Exercise requirements: Please give back only the lines below from the one containing "Shares are allocated" to the one containing "The units are", each repeated word for word, both ends included.
'''
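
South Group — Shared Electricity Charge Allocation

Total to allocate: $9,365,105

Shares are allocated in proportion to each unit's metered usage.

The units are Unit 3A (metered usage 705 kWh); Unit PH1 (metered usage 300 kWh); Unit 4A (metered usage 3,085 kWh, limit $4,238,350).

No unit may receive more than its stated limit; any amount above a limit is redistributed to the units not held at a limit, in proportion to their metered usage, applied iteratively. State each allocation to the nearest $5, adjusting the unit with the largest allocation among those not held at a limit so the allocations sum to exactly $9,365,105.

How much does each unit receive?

Unit 3A: $3,596,380 · Unit PH1: $1,530,375 · Unit 4A: $4,238,350

Sum of metered usage: 4,090.
Unconstrained shares: Unit 3A 1,614,278.49; Unit PH1 686,927.02; Unit 4A 7,063,899.49.
Capped: Unit 4A ($4,238,350); balance $5,126,755 reallocated over remaining metered usage 1,005.
Redistributed shares: Unit 3A 3,596,380.37 → $3,596,380; Unit PH1 1,530,374.63 → $1,530,375.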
'''
Answer to this task:
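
Shares are allocated in proportion to each unit's metered usage.

The units are Unit 3A (metered usage 705 kWh); Unit PH1 (metered usage 300 kWh); Unit 4A (metered usage 3,085 kWh, limit $4,238,350).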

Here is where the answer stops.